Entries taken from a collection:
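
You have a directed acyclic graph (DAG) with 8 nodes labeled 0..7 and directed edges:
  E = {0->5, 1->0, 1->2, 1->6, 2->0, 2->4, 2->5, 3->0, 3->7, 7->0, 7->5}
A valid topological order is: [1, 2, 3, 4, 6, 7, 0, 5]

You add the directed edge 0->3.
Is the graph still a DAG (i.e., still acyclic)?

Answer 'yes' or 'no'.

Answer: no

Derivation:
Given toposort: [1, 2, 3, 4, 6, 7, 0, 5]
Position of 0: index 6; position of 3: index 2
New edge 0->3: backward (u after v in old order)
Backward edge: old toposort is now invalid. Check if this creates a cycle.
Does 3 already reach 0? Reachable from 3: [0, 3, 5, 7]. YES -> cycle!
Still a DAG? no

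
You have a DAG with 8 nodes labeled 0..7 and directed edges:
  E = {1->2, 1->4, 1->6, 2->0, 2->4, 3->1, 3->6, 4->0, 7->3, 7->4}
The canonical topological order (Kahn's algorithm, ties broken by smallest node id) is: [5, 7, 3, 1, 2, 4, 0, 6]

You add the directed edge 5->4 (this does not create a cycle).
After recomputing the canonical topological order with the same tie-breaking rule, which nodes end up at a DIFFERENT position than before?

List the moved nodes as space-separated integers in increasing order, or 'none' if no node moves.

Answer: none

Derivation:
Old toposort: [5, 7, 3, 1, 2, 4, 0, 6]
Added edge 5->4
Recompute Kahn (smallest-id tiebreak):
  initial in-degrees: [2, 1, 1, 1, 4, 0, 2, 0]
  ready (indeg=0): [5, 7]
  pop 5: indeg[4]->3 | ready=[7] | order so far=[5]
  pop 7: indeg[3]->0; indeg[4]->2 | ready=[3] | order so far=[5, 7]
  pop 3: indeg[1]->0; indeg[6]->1 | ready=[1] | order so far=[5, 7, 3]
  pop 1: indeg[2]->0; indeg[4]->1; indeg[6]->0 | ready=[2, 6] | order so far=[5, 7, 3, 1]
  pop 2: indeg[0]->1; indeg[4]->0 | ready=[4, 6] | order so far=[5, 7, 3, 1, 2]
  pop 4: indeg[0]->0 | ready=[0, 6] | order so far=[5, 7, 3, 1, 2, 4]
  pop 0: no out-edges | ready=[6] | order so far=[5, 7, 3, 1, 2, 4, 0]
  pop 6: no out-edges | ready=[] | order so far=[5, 7, 3, 1, 2, 4, 0, 6]
New canonical toposort: [5, 7, 3, 1, 2, 4, 0, 6]
Compare positions:
  Node 0: index 6 -> 6 (same)
  Node 1: index 3 -> 3 (same)
  Node 2: index 4 -> 4 (same)
  Node 3: index 2 -> 2 (same)
  Node 4: index 5 -> 5 (same)
  Node 5: index 0 -> 0 (same)
  Node 6: index 7 -> 7 (same)
  Node 7: index 1 -> 1 (same)
Nodes that changed position: none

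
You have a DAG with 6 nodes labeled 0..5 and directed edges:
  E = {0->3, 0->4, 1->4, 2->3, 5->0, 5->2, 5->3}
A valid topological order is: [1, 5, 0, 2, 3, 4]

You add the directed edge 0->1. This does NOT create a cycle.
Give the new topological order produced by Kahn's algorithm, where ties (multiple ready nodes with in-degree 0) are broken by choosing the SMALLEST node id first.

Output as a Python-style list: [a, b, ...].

Answer: [5, 0, 1, 2, 3, 4]

Derivation:
Old toposort: [1, 5, 0, 2, 3, 4]
Added edge: 0->1
Position of 0 (2) > position of 1 (0). Must reorder: 0 must now come before 1.
Run Kahn's algorithm (break ties by smallest node id):
  initial in-degrees: [1, 1, 1, 3, 2, 0]
  ready (indeg=0): [5]
  pop 5: indeg[0]->0; indeg[2]->0; indeg[3]->2 | ready=[0, 2] | order so far=[5]
  pop 0: indeg[1]->0; indeg[3]->1; indeg[4]->1 | ready=[1, 2] | order so far=[5, 0]
  pop 1: indeg[4]->0 | ready=[2, 4] | order so far=[5, 0, 1]
  pop 2: indeg[3]->0 | ready=[3, 4] | order so far=[5, 0, 1, 2]
  pop 3: no out-edges | ready=[4] | order so far=[5, 0, 1, 2, 3]
  pop 4: no out-edges | ready=[] | order so far=[5, 0, 1, 2, 3, 4]
  Result: [5, 0, 1, 2, 3, 4]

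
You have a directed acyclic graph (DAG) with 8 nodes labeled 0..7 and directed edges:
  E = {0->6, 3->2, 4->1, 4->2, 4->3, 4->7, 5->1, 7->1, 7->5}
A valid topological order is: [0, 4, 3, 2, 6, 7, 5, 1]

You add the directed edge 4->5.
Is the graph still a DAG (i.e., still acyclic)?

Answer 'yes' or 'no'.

Answer: yes

Derivation:
Given toposort: [0, 4, 3, 2, 6, 7, 5, 1]
Position of 4: index 1; position of 5: index 6
New edge 4->5: forward
Forward edge: respects the existing order. Still a DAG, same toposort still valid.
Still a DAG? yes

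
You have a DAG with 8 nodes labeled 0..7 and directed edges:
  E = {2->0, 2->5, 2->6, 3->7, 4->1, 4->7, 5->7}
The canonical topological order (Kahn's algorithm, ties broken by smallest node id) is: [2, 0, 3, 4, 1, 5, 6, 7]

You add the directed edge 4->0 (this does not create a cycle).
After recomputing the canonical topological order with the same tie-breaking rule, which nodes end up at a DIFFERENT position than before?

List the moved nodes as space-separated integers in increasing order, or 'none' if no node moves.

Old toposort: [2, 0, 3, 4, 1, 5, 6, 7]
Added edge 4->0
Recompute Kahn (smallest-id tiebreak):
  initial in-degrees: [2, 1, 0, 0, 0, 1, 1, 3]
  ready (indeg=0): [2, 3, 4]
  pop 2: indeg[0]->1; indeg[5]->0; indeg[6]->0 | ready=[3, 4, 5, 6] | order so far=[2]
  pop 3: indeg[7]->2 | ready=[4, 5, 6] | order so far=[2, 3]
  pop 4: indeg[0]->0; indeg[1]->0; indeg[7]->1 | ready=[0, 1, 5, 6] | order so far=[2, 3, 4]
  pop 0: no out-edges | ready=[1, 5, 6] | order so far=[2, 3, 4, 0]
  pop 1: no out-edges | ready=[5, 6] | order so far=[2, 3, 4, 0, 1]
  pop 5: indeg[7]->0 | ready=[6, 7] | order so far=[2, 3, 4, 0, 1, 5]
  pop 6: no out-edges | ready=[7] | order so far=[2, 3, 4, 0, 1, 5, 6]
  pop 7: no out-edges | ready=[] | order so far=[2, 3, 4, 0, 1, 5, 6, 7]
New canonical toposort: [2, 3, 4, 0, 1, 5, 6, 7]
Compare positions:
  Node 0: index 1 -> 3 (moved)
  Node 1: index 4 -> 4 (same)
  Node 2: index 0 -> 0 (same)
  Node 3: index 2 -> 1 (moved)
  Node 4: index 3 -> 2 (moved)
  Node 5: index 5 -> 5 (same)
  Node 6: index 6 -> 6 (same)
  Node 7: index 7 -> 7 (same)
Nodes that changed position: 0 3 4

Answer: 0 3 4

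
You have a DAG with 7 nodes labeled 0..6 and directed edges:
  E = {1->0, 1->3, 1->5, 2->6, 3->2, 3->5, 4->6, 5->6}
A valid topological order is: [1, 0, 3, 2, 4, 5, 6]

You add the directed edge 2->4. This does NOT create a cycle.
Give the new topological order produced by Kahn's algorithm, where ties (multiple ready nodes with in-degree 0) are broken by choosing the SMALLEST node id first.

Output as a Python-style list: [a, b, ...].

Old toposort: [1, 0, 3, 2, 4, 5, 6]
Added edge: 2->4
Position of 2 (3) < position of 4 (4). Old order still valid.
Run Kahn's algorithm (break ties by smallest node id):
  initial in-degrees: [1, 0, 1, 1, 1, 2, 3]
  ready (indeg=0): [1]
  pop 1: indeg[0]->0; indeg[3]->0; indeg[5]->1 | ready=[0, 3] | order so far=[1]
  pop 0: no out-edges | ready=[3] | order so far=[1, 0]
  pop 3: indeg[2]->0; indeg[5]->0 | ready=[2, 5] | order so far=[1, 0, 3]
  pop 2: indeg[4]->0; indeg[6]->2 | ready=[4, 5] | order so far=[1, 0, 3, 2]
  pop 4: indeg[6]->1 | ready=[5] | order so far=[1, 0, 3, 2, 4]
  pop 5: indeg[6]->0 | ready=[6] | order so far=[1, 0, 3, 2, 4, 5]
  pop 6: no out-edges | ready=[] | order so far=[1, 0, 3, 2, 4, 5, 6]
  Result: [1, 0, 3, 2, 4, 5, 6]

Answer: [1, 0, 3, 2, 4, 5, 6]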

--- WORK TO COMPLETE ---
Reprint the data above from the opening line to the line holding "You add the directed edge 0->3.", inclusive, and nothing else.

--- SOLUTION ---
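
You have a directed acyclic graph (DAG) with 8 nodes labeled 0..7 and directed edges:
  E = {0->5, 1->0, 1->2, 1->6, 2->0, 2->4, 2->5, 3->0, 3->7, 7->0, 7->5}
A valid topological order is: [1, 2, 3, 4, 6, 7, 0, 5]

You add the directed edge 0->3.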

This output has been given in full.